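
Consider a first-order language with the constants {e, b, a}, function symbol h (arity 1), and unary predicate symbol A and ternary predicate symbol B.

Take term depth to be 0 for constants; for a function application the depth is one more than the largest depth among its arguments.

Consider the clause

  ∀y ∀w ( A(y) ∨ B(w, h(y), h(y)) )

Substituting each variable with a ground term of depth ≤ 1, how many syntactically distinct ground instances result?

Ground terms of depth ≤ 1:
  If N_k denotes the number of depth-≤k ground terms, the 3 constants give N_0 = 3, and each function symbol of arity r contributes N_{k-1}^r new terms at level k: N_k = 3 + N_{k-1}.
  N_0 = 3
  N_1 = 3 + 3 = 6
So there are 6 ground terms available for substitution.
The clause has 2 distinct variables (y, w), each appearing in the body. In the free term algebra distinct substitutions yield syntactically distinct ground instances.
Number of ground instances = 6^2 = 36.

36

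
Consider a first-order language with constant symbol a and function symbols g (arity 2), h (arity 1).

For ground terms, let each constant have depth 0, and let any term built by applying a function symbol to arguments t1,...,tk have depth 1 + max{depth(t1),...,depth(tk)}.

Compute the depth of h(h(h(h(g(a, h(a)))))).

6

depth(h(a)) = 1 + depth(a) = 1 + 0 = 1
depth(g(a, h(a))) = 1 + max(0, 1) = 2
depth(h(g(a, h(a)))) = 1 + depth(g(a, h(a))) = 1 + 2 = 3
depth(h(h(g(a, h(a))))) = 1 + depth(h(g(a, h(a)))) = 1 + 3 = 4
depth(h(h(h(g(a, h(a)))))) = 1 + depth(h(h(g(a, h(a))))) = 1 + 4 = 5
depth(h(h(h(h(g(a, h(a))))))) = 1 + depth(h(h(h(g(a, h(a)))))) = 1 + 5 = 6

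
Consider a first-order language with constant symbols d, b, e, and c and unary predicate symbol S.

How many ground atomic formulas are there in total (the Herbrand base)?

4

With no function symbols, the Herbrand universe is just the 4 constants.
Ground atoms per predicate: S: 4.
Herbrand base size = 4 = 4.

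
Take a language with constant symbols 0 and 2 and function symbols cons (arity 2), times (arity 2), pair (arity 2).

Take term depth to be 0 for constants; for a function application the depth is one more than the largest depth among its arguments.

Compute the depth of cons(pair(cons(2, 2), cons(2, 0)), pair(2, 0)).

3

depth(cons(2, 2)) = 1 + max(0, 0) = 1
depth(cons(2, 0)) = 1 + max(0, 0) = 1
depth(pair(cons(2, 2), cons(2, 0))) = 1 + max(1, 1) = 2
depth(pair(2, 0)) = 1 + max(0, 0) = 1
depth(cons(pair(cons(2, 2), cons(2, 0)), pair(2, 0))) = 1 + max(2, 1) = 3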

= Goal of the exercise =
Where the string "order" appears in a line of the entries above, return that line.

= Reply to the exercise =
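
Consider a first-order language with the constants {e, b, a}, function symbol h (arity 1), and unary predicate symbol A and ternary predicate symbol B.
Consider a first-order language with constant symbol a and function symbols g (arity 2), h (arity 1).
Consider a first-order language with constant symbols d, b, e, and c and unary predicate symbol S.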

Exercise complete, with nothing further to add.